- [EXERCISE AIM]:
Where the records below reach the line containing "Answer: 40339", start transcribing, and end with the line containing "Answer: 14076/1691 ≈ 8.3241", exactly and with nothing else added.

Items from a dataset:
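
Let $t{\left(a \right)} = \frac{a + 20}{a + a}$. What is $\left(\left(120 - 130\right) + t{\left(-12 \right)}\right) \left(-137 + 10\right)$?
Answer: $\frac{3937}{3} \approx 1312.3$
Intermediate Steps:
$t{\left(a \right)} = \frac{20 + a}{2 a}$
$\left(\left(120 - 130\right) + t{\left(-12 \right)}\right) \left(-137 + 10\right) = \left(\left(120 - 130\right) + \frac{20 - 12}{2 \left(-12\right)}\right) \left(-137 + 10\right) = \left(-10 + \frac{1}{2} \left(- \frac{1}{12}\right) 8\right) \left(-127\right) = \left(-10 - \frac{1}{3}\right) \left(-127\right) = \left(- \frac{31}{3}\right) \left(-127\right) = \frac{3937}{3}$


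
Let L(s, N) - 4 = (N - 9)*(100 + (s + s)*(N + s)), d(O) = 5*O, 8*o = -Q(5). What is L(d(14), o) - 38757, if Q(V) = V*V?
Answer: -2455773/16 ≈ -1.5349e+5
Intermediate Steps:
Q(V) = V²
o = -25/8 (o = (-1*5²)/8 = (-1*25)/8 = (⅛)*(-25) = -25/8 ≈ -3.1250)
L(s, N) = 4 + (-9 + N)*(100 + 2*s*(N + s)) (L(s, N) = 4 + (N - 9)*(100 + (s + s)*(N + s)) = 4 + (-9 + N)*(100 + (2*s)*(N + s)) = 4 + (-9 + N)*(100 + 2*s*(N + s)))
L(d(14), o) - 38757 = (-896 - 18*(5*14)² + 100*(-25/8) - 18*(-25/8)*5*14 + 2*(-25/8)*(5*14)² + 2*(5*14)*(-25/8)²) - 38757 = (-896 - 18*70² - 625/2 - 18*(-25/8)*70 + 2*(-25/8)*70² + 2*70*(625/64)) - 38757 = (-896 - 18*4900 - 625/2 + 7875/2 + 2*(-25/8)*4900 + 21875/16) - 38757 = (-896 - 88200 - 625/2 + 7875/2 - 30625 + 21875/16) - 38757 = -1835661/16 - 38757 = -2455773/16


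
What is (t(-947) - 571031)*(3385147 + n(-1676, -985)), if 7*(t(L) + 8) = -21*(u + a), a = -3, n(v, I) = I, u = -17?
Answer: -1932285434598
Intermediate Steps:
t(L) = 52 (t(L) = -8 + (-21*(-17 - 3))/7 = -8 + (-21*(-20))/7 = -8 + (⅐)*420 = -8 + 60 = 52)
(t(-947) - 571031)*(3385147 + n(-1676, -985)) = (52 - 571031)*(3385147 - 985) = -570979*3384162 = -1932285434598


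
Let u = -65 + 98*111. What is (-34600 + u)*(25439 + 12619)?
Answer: -905285646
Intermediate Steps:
u = 10813 (u = -65 + 10878 = 10813)
(-34600 + u)*(25439 + 12619) = (-34600 + 10813)*(25439 + 12619) = -23787*38058 = -905285646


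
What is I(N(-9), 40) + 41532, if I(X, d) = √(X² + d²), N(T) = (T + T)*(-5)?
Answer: 41532 + 10*√97 ≈ 41631.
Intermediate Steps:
N(T) = -10*T (N(T) = (2*T)*(-5) = -10*T)
I(N(-9), 40) + 41532 = √((-10*(-9))² + 40²) + 41532 = √(90² + 1600) + 41532 = √(8100 + 1600) + 41532 = √9700 + 41532 = 10*√97 + 41532 = 41532 + 10*√97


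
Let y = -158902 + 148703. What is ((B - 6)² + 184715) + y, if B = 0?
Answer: 174552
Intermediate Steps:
y = -10199
((B - 6)² + 184715) + y = ((0 - 6)² + 184715) - 10199 = ((-6)² + 184715) - 10199 = (36 + 184715) - 10199 = 184751 - 10199 = 174552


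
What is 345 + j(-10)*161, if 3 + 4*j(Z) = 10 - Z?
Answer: 4117/4 ≈ 1029.3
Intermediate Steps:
j(Z) = 7/4 - Z/4 (j(Z) = -3/4 + (10 - Z)/4 = -3/4 + (5/2 - Z/4) = 7/4 - Z/4)
345 + j(-10)*161 = 345 + (7/4 - 1/4*(-10))*161 = 345 + (7/4 + 5/2)*161 = 345 + (17/4)*161 = 345 + 2737/4 = 4117/4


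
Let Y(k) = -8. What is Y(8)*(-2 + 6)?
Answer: -32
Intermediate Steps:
Y(8)*(-2 + 6) = -8*(-2 + 6) = -8*4 = -32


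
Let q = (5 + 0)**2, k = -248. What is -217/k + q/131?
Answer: 1117/1048 ≈ 1.0658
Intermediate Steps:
q = 25 (q = 5**2 = 25)
-217/k + q/131 = -217/(-248) + 25/131 = -217*(-1/248) + 25*(1/131) = 7/8 + 25/131 = 1117/1048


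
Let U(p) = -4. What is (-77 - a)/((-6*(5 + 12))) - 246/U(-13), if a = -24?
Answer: 3163/51 ≈ 62.020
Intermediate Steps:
(-77 - a)/((-6*(5 + 12))) - 246/U(-13) = (-77 - 1*(-24))/((-6*(5 + 12))) - 246/(-4) = (-77 + 24)/((-6*17)) - 246*(-¼) = -53/(-102) + 123/2 = -53*(-1/102) + 123/2 = 53/102 + 123/2 = 3163/51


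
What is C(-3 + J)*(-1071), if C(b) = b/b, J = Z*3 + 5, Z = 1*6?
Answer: -1071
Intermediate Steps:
Z = 6
J = 23 (J = 6*3 + 5 = 18 + 5 = 23)
C(b) = 1
C(-3 + J)*(-1071) = 1*(-1071) = -1071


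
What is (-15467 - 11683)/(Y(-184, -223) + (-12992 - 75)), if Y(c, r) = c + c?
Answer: 5430/2687 ≈ 2.0208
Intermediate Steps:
Y(c, r) = 2*c
(-15467 - 11683)/(Y(-184, -223) + (-12992 - 75)) = (-15467 - 11683)/(2*(-184) + (-12992 - 75)) = -27150/(-368 - 13067) = -27150/(-13435) = -27150*(-1/13435) = 5430/2687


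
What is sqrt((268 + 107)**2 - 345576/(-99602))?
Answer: sqrt(348778236405813)/49801 ≈ 375.00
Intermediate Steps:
sqrt((268 + 107)**2 - 345576/(-99602)) = sqrt(375**2 - 345576*(-1/99602)) = sqrt(140625 + 172788/49801) = sqrt(7003438413/49801) = sqrt(348778236405813)/49801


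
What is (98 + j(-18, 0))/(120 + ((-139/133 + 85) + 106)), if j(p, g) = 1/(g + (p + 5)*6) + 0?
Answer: 1016519/3215472 ≈ 0.31613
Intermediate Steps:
j(p, g) = 1/(30 + g + 6*p) (j(p, g) = 1/(g + (5 + p)*6) + 0 = 1/(g + (30 + 6*p)) + 0 = 1/(30 + g + 6*p) + 0 = 1/(30 + g + 6*p))
(98 + j(-18, 0))/(120 + ((-139/133 + 85) + 106)) = (98 + 1/(30 + 0 + 6*(-18)))/(120 + ((-139/133 + 85) + 106)) = (98 + 1/(30 + 0 - 108))/(120 + ((-139*1/133 + 85) + 106)) = (98 + 1/(-78))/(120 + ((-139/133 + 85) + 106)) = (98 - 1/78)/(120 + (11166/133 + 106)) = 7643/(78*(120 + 25264/133)) = 7643/(78*(41224/133)) = (7643/78)*(133/41224) = 1016519/3215472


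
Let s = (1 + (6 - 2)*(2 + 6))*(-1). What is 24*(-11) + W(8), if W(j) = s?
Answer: -297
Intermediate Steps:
s = -33 (s = (1 + 4*8)*(-1) = (1 + 32)*(-1) = 33*(-1) = -33)
W(j) = -33
24*(-11) + W(8) = 24*(-11) - 33 = -264 - 33 = -297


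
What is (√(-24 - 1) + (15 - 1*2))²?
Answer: 144 + 130*I ≈ 144.0 + 130.0*I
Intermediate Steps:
(√(-24 - 1) + (15 - 1*2))² = (√(-25) + (15 - 2))² = (5*I + 13)² = (13 + 5*I)²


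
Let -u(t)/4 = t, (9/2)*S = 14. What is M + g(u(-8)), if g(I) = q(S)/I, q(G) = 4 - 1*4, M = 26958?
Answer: 26958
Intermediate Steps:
S = 28/9 (S = (2/9)*14 = 28/9 ≈ 3.1111)
u(t) = -4*t
q(G) = 0 (q(G) = 4 - 4 = 0)
g(I) = 0 (g(I) = 0/I = 0)
M + g(u(-8)) = 26958 + 0 = 26958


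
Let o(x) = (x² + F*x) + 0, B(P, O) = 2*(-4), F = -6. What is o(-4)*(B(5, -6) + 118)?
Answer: 4400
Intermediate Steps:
B(P, O) = -8
o(x) = x² - 6*x (o(x) = (x² - 6*x) + 0 = x² - 6*x)
o(-4)*(B(5, -6) + 118) = (-4*(-6 - 4))*(-8 + 118) = -4*(-10)*110 = 40*110 = 4400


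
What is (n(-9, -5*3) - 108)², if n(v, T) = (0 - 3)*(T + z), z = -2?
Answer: 3249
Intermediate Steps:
n(v, T) = 6 - 3*T (n(v, T) = (0 - 3)*(T - 2) = -3*(-2 + T) = 6 - 3*T)
(n(-9, -5*3) - 108)² = ((6 - (-15)*3) - 108)² = ((6 - 3*(-15)) - 108)² = ((6 + 45) - 108)² = (51 - 108)² = (-57)² = 3249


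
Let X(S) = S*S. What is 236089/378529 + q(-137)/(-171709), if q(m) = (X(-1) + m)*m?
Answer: 33485853773/64996836061 ≈ 0.51519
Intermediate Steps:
X(S) = S**2
q(m) = m*(1 + m) (q(m) = ((-1)**2 + m)*m = (1 + m)*m = m*(1 + m))
236089/378529 + q(-137)/(-171709) = 236089/378529 - 137*(1 - 137)/(-171709) = 236089*(1/378529) - 137*(-136)*(-1/171709) = 236089/378529 + 18632*(-1/171709) = 236089/378529 - 18632/171709 = 33485853773/64996836061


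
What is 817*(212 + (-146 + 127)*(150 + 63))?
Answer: -3133195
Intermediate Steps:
817*(212 + (-146 + 127)*(150 + 63)) = 817*(212 - 19*213) = 817*(212 - 4047) = 817*(-3835) = -3133195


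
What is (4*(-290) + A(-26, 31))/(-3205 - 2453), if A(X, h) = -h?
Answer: 397/1886 ≈ 0.21050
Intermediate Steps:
(4*(-290) + A(-26, 31))/(-3205 - 2453) = (4*(-290) - 1*31)/(-3205 - 2453) = (-1160 - 31)/(-5658) = -1191*(-1/5658) = 397/1886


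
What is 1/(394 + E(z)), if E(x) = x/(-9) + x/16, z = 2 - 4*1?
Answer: 72/28375 ≈ 0.0025374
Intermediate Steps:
z = -2 (z = 2 - 4 = -2)
E(x) = -7*x/144 (E(x) = x*(-⅑) + x*(1/16) = -x/9 + x/16 = -7*x/144)
1/(394 + E(z)) = 1/(394 - 7/144*(-2)) = 1/(394 + 7/72) = 1/(28375/72) = 72/28375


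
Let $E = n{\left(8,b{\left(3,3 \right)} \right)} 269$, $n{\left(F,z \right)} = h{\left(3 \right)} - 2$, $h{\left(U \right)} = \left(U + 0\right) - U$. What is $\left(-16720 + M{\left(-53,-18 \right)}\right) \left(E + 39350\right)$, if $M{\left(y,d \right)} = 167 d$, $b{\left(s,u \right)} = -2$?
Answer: $-765605512$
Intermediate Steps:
$h{\left(U \right)} = 0$ ($h{\left(U \right)} = U - U = 0$)
$n{\left(F,z \right)} = -2$ ($n{\left(F,z \right)} = 0 - 2 = -2$)
$E = -538$ ($E = \left(-2\right) 269 = -538$)
$\left(-16720 + M{\left(-53,-18 \right)}\right) \left(E + 39350\right) = \left(-16720 + 167 \left(-18\right)\right) \left(-538 + 39350\right) = \left(-16720 - 3006\right) 38812 = \left(-19726\right) 38812 = -765605512$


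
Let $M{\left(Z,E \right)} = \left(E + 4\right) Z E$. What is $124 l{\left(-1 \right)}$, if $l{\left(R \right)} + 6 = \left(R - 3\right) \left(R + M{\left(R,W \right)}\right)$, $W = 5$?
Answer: $22072$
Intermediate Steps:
$M{\left(Z,E \right)} = E Z \left(4 + E\right)$ ($M{\left(Z,E \right)} = \left(4 + E\right) E Z = E Z \left(4 + E\right)$)
$l{\left(R \right)} = -6 + 46 R \left(-3 + R\right)$ ($l{\left(R \right)} = -6 + \left(R - 3\right) \left(R + 5 R \left(4 + 5\right)\right) = -6 + \left(-3 + R\right) \left(R + 5 R 9\right) = -6 + \left(-3 + R\right) \left(R + 45 R\right) = -6 + \left(-3 + R\right) 46 R = -6 + 46 R \left(-3 + R\right)$)
$124 l{\left(-1 \right)} = 124 \left(-6 - -138 + 46 \left(-1\right)^{2}\right) = 124 \left(-6 + 138 + 46 \cdot 1\right) = 124 \left(-6 + 138 + 46\right) = 124 \cdot 178 = 22072$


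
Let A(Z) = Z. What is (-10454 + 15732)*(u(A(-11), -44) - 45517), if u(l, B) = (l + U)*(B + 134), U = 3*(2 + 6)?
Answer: -234063466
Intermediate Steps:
U = 24 (U = 3*8 = 24)
u(l, B) = (24 + l)*(134 + B) (u(l, B) = (l + 24)*(B + 134) = (24 + l)*(134 + B))
(-10454 + 15732)*(u(A(-11), -44) - 45517) = (-10454 + 15732)*((3216 + 24*(-44) + 134*(-11) - 44*(-11)) - 45517) = 5278*((3216 - 1056 - 1474 + 484) - 45517) = 5278*(1170 - 45517) = 5278*(-44347) = -234063466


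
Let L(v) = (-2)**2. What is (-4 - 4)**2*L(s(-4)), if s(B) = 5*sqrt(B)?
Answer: 256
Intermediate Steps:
L(v) = 4
(-4 - 4)**2*L(s(-4)) = (-4 - 4)**2*4 = (-8)**2*4 = 64*4 = 256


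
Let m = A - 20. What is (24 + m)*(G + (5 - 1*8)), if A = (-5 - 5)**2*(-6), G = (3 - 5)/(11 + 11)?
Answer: 20264/11 ≈ 1842.2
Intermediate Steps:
G = -1/11 (G = -2/22 = -2*1/22 = -1/11 ≈ -0.090909)
A = -600 (A = (-10)**2*(-6) = 100*(-6) = -600)
m = -620 (m = -600 - 20 = -620)
(24 + m)*(G + (5 - 1*8)) = (24 - 620)*(-1/11 + (5 - 1*8)) = -596*(-1/11 + (5 - 8)) = -596*(-1/11 - 3) = -596*(-34/11) = 20264/11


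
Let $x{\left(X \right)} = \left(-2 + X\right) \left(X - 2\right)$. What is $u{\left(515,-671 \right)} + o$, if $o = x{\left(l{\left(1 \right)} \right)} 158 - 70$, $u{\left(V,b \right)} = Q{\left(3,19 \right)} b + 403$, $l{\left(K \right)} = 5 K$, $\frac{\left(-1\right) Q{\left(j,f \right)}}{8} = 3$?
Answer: $17859$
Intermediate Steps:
$Q{\left(j,f \right)} = -24$ ($Q{\left(j,f \right)} = \left(-8\right) 3 = -24$)
$u{\left(V,b \right)} = 403 - 24 b$ ($u{\left(V,b \right)} = - 24 b + 403 = 403 - 24 b$)
$x{\left(X \right)} = \left(-2 + X\right)^{2}$ ($x{\left(X \right)} = \left(-2 + X\right) \left(-2 + X\right) = \left(-2 + X\right)^{2}$)
$o = 1352$ ($o = \left(-2 + 5 \cdot 1\right)^{2} \cdot 158 - 70 = \left(-2 + 5\right)^{2} \cdot 158 - 70 = 3^{2} \cdot 158 - 70 = 9 \cdot 158 - 70 = 1422 - 70 = 1352$)
$u{\left(515,-671 \right)} + o = \left(403 - -16104\right) + 1352 = \left(403 + 16104\right) + 1352 = 16507 + 1352 = 17859$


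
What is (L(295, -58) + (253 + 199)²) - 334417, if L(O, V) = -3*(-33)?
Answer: -130014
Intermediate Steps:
L(O, V) = 99
(L(295, -58) + (253 + 199)²) - 334417 = (99 + (253 + 199)²) - 334417 = (99 + 452²) - 334417 = (99 + 204304) - 334417 = 204403 - 334417 = -130014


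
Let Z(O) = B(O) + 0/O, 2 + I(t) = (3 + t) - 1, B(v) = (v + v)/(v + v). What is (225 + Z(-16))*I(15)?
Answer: 3390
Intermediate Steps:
B(v) = 1 (B(v) = (2*v)/((2*v)) = (2*v)*(1/(2*v)) = 1)
I(t) = t (I(t) = -2 + ((3 + t) - 1) = -2 + (2 + t) = t)
Z(O) = 1 (Z(O) = 1 + 0/O = 1 + 0 = 1)
(225 + Z(-16))*I(15) = (225 + 1)*15 = 226*15 = 3390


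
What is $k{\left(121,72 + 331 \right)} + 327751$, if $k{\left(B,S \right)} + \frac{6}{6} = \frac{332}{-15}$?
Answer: $\frac{4915918}{15} \approx 3.2773 \cdot 10^{5}$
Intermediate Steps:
$k{\left(B,S \right)} = - \frac{347}{15}$ ($k{\left(B,S \right)} = -1 + \frac{332}{-15} = -1 + 332 \left(- \frac{1}{15}\right) = -1 - \frac{332}{15} = - \frac{347}{15}$)
$k{\left(121,72 + 331 \right)} + 327751 = - \frac{347}{15} + 327751 = \frac{4915918}{15}$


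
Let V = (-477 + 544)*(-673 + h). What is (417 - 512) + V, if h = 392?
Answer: -18922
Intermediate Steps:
V = -18827 (V = (-477 + 544)*(-673 + 392) = 67*(-281) = -18827)
(417 - 512) + V = (417 - 512) - 18827 = -95 - 18827 = -18922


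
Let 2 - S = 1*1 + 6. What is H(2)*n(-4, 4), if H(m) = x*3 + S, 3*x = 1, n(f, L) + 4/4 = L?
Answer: -12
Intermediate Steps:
n(f, L) = -1 + L
S = -5 (S = 2 - (1*1 + 6) = 2 - (1 + 6) = 2 - 1*7 = 2 - 7 = -5)
x = ⅓ (x = (⅓)*1 = ⅓ ≈ 0.33333)
H(m) = -4 (H(m) = (⅓)*3 - 5 = 1 - 5 = -4)
H(2)*n(-4, 4) = -4*(-1 + 4) = -4*3 = -12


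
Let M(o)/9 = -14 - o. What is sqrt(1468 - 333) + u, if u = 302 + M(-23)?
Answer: 383 + sqrt(1135) ≈ 416.69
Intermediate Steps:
M(o) = -126 - 9*o (M(o) = 9*(-14 - o) = -126 - 9*o)
u = 383 (u = 302 + (-126 - 9*(-23)) = 302 + (-126 + 207) = 302 + 81 = 383)
sqrt(1468 - 333) + u = sqrt(1468 - 333) + 383 = sqrt(1135) + 383 = 383 + sqrt(1135)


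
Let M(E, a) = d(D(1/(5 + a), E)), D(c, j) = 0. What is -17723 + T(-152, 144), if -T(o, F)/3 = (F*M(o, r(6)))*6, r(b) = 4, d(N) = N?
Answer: -17723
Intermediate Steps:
M(E, a) = 0
T(o, F) = 0 (T(o, F) = -3*F*0*6 = -0*6 = -3*0 = 0)
-17723 + T(-152, 144) = -17723 + 0 = -17723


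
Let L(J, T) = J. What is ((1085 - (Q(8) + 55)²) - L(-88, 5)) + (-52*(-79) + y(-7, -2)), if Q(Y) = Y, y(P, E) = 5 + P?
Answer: 1310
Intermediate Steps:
((1085 - (Q(8) + 55)²) - L(-88, 5)) + (-52*(-79) + y(-7, -2)) = ((1085 - (8 + 55)²) - 1*(-88)) + (-52*(-79) + (5 - 7)) = ((1085 - 1*63²) + 88) + (4108 - 2) = ((1085 - 1*3969) + 88) + 4106 = ((1085 - 3969) + 88) + 4106 = (-2884 + 88) + 4106 = -2796 + 4106 = 1310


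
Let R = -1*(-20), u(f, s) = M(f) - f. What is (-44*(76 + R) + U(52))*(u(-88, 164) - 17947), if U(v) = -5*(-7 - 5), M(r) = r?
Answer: 74731308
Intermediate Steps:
U(v) = 60 (U(v) = -5*(-12) = 60)
u(f, s) = 0 (u(f, s) = f - f = 0)
R = 20
(-44*(76 + R) + U(52))*(u(-88, 164) - 17947) = (-44*(76 + 20) + 60)*(0 - 17947) = (-44*96 + 60)*(-17947) = (-4224 + 60)*(-17947) = -4164*(-17947) = 74731308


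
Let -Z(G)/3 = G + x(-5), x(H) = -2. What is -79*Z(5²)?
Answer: 5451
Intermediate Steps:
Z(G) = 6 - 3*G (Z(G) = -3*(G - 2) = -3*(-2 + G) = 6 - 3*G)
-79*Z(5²) = -79*(6 - 3*5²) = -79*(6 - 3*25) = -79*(6 - 75) = -79*(-69) = 5451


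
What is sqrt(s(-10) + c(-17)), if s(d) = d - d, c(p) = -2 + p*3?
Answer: I*sqrt(53) ≈ 7.2801*I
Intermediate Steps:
c(p) = -2 + 3*p
s(d) = 0
sqrt(s(-10) + c(-17)) = sqrt(0 + (-2 + 3*(-17))) = sqrt(0 + (-2 - 51)) = sqrt(0 - 53) = sqrt(-53) = I*sqrt(53)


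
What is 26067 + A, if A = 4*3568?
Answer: 40339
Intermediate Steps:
A = 14272
26067 + A = 26067 + 14272 = 40339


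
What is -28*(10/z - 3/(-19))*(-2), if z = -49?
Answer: -344/133 ≈ -2.5865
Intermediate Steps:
-28*(10/z - 3/(-19))*(-2) = -28*(10/(-49) - 3/(-19))*(-2) = -28*(10*(-1/49) - 3*(-1/19))*(-2) = -28*(-10/49 + 3/19)*(-2) = -28*(-43/931)*(-2) = (172/133)*(-2) = -344/133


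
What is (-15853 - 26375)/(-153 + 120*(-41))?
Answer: 14076/1691 ≈ 8.3241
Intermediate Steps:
(-15853 - 26375)/(-153 + 120*(-41)) = -42228/(-153 - 4920) = -42228/(-5073) = -42228*(-1/5073) = 14076/1691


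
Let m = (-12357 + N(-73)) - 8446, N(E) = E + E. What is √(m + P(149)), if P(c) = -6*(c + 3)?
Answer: 3*I*√2429 ≈ 147.85*I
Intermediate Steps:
N(E) = 2*E
P(c) = -18 - 6*c (P(c) = -6*(3 + c) = -18 - 6*c)
m = -20949 (m = (-12357 + 2*(-73)) - 8446 = (-12357 - 146) - 8446 = -12503 - 8446 = -20949)
√(m + P(149)) = √(-20949 + (-18 - 6*149)) = √(-20949 + (-18 - 894)) = √(-20949 - 912) = √(-21861) = 3*I*√2429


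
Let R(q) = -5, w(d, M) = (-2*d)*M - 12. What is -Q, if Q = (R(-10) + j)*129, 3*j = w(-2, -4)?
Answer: 1849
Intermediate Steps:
w(d, M) = -12 - 2*M*d (w(d, M) = -2*M*d - 12 = -12 - 2*M*d)
j = -28/3 (j = (-12 - 2*(-4)*(-2))/3 = (-12 - 16)/3 = (1/3)*(-28) = -28/3 ≈ -9.3333)
Q = -1849 (Q = (-5 - 28/3)*129 = -43/3*129 = -1849)
-Q = -1*(-1849) = 1849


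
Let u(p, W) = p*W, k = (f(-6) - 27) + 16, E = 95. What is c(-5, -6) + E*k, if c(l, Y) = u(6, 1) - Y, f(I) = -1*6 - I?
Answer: -1033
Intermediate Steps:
f(I) = -6 - I
k = -11 (k = ((-6 - 1*(-6)) - 27) + 16 = ((-6 + 6) - 27) + 16 = (0 - 27) + 16 = -27 + 16 = -11)
u(p, W) = W*p
c(l, Y) = 6 - Y (c(l, Y) = 1*6 - Y = 6 - Y)
c(-5, -6) + E*k = (6 - 1*(-6)) + 95*(-11) = (6 + 6) - 1045 = 12 - 1045 = -1033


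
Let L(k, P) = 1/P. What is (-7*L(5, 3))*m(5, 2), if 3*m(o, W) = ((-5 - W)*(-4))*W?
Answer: -392/9 ≈ -43.556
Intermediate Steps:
m(o, W) = W*(20 + 4*W)/3 (m(o, W) = (((-5 - W)*(-4))*W)/3 = ((20 + 4*W)*W)/3 = (W*(20 + 4*W))/3 = W*(20 + 4*W)/3)
(-7*L(5, 3))*m(5, 2) = (-7/3)*((4/3)*2*(5 + 2)) = (-7*⅓)*((4/3)*2*7) = -7/3*56/3 = -392/9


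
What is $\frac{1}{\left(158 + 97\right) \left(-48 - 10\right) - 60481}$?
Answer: $- \frac{1}{75271} \approx -1.3285 \cdot 10^{-5}$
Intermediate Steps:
$\frac{1}{\left(158 + 97\right) \left(-48 - 10\right) - 60481} = \frac{1}{255 \left(-58\right) - 60481} = \frac{1}{-14790 - 60481} = \frac{1}{-75271} = - \frac{1}{75271}$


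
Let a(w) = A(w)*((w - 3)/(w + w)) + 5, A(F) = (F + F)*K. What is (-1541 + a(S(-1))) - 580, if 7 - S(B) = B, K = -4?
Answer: -2136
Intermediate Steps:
S(B) = 7 - B
A(F) = -8*F (A(F) = (F + F)*(-4) = (2*F)*(-4) = -8*F)
a(w) = 17 - 4*w (a(w) = (-8*w)*((w - 3)/(w + w)) + 5 = (-8*w)*((-3 + w)/((2*w))) + 5 = (-8*w)*((-3 + w)*(1/(2*w))) + 5 = (-8*w)*((-3 + w)/(2*w)) + 5 = (12 - 4*w) + 5 = 17 - 4*w)
(-1541 + a(S(-1))) - 580 = (-1541 + (17 - 4*(7 - 1*(-1)))) - 580 = (-1541 + (17 - 4*(7 + 1))) - 580 = (-1541 + (17 - 4*8)) - 580 = (-1541 + (17 - 32)) - 580 = (-1541 - 15) - 580 = -1556 - 580 = -2136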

- [ANSWER SPACE]:
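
Answer: 40339
Intermediate Steps:
A = 14272
26067 + A = 26067 + 14272 = 40339


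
What is -28*(10/z - 3/(-19))*(-2), if z = -49?
Answer: -344/133 ≈ -2.5865
Intermediate Steps:
-28*(10/z - 3/(-19))*(-2) = -28*(10/(-49) - 3/(-19))*(-2) = -28*(10*(-1/49) - 3*(-1/19))*(-2) = -28*(-10/49 + 3/19)*(-2) = -28*(-43/931)*(-2) = (172/133)*(-2) = -344/133


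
What is (-15853 - 26375)/(-153 + 120*(-41))?
Answer: 14076/1691 ≈ 8.3241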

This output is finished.